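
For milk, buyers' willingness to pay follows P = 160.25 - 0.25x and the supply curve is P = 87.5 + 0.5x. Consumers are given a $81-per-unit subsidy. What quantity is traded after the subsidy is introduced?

x' = 205

Pre-subsidy: 160.25 - 0.25x = 87.5 + 0.5x gives x* = 97 and P* = 136.
With the rebate, buyers effectively pay Pb = Ps − 81, where Ps is the price sellers receive.
On the curves, Pb = 160.25 - 0.25x and Ps = 87.5 + 0.5x; the wedge Ps − Pb = 81 gives 87.5 + 0.5x − (160.25 - 0.25x) = 81, so x' = 205.
Then Pb = 160.25 − 0.25·205 = 109 and Ps = 87.5 + 0.5·205 = 190.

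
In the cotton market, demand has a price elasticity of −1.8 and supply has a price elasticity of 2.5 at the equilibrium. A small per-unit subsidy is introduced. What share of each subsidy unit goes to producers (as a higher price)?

For a small subsidy around the equilibrium, the benefit split depends on the relative slopes, which at a point are proportional to the elasticities.
Buyer share = εs/(εs + |εd|) = 2.5/(2.5 + 1.8) = 25/43; seller share = |εd|/(εs + |εd|) = 18/43.
So producers capture 18/43 of the subsidy.

Producer share = 18/43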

══════════

Each record above has to be retyped exactly, with nothing left out.

**Your response**
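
For milk, buyers' willingness to pay follows P = 160.25 - 0.25x and the supply curve is P = 87.5 + 0.5x. Consumers are given a $81-per-unit subsidy. What quantity is traded after the subsidy is introduced?

x' = 205

Pre-subsidy: 160.25 - 0.25x = 87.5 + 0.5x gives x* = 97 and P* = 136.
With the rebate, buyers effectively pay Pb = Ps − 81, where Ps is the price sellers receive.
On the curves, Pb = 160.25 - 0.25x and Ps = 87.5 + 0.5x; the wedge Ps − Pb = 81 gives 87.5 + 0.5x − (160.25 - 0.25x) = 81, so x' = 205.
Then Pb = 160.25 − 0.25·205 = 109 and Ps = 87.5 + 0.5·205 = 190.

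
In the cotton market, demand has a price elasticity of −1.8 and supply has a price elasticity of 2.5 at the equilibrium. A small per-unit subsidy is introduced. What share of each subsidy unit goes to producers (as a higher price)?

For a small subsidy around the equilibrium, the benefit split depends on the relative slopes, which at a point are proportional to the elasticities.
Buyer share = εs/(εs + |εd|) = 2.5/(2.5 + 1.8) = 25/43; seller share = |εd|/(εs + |εd|) = 18/43.
So producers capture 18/43 of the subsidy.

Producer share = 18/43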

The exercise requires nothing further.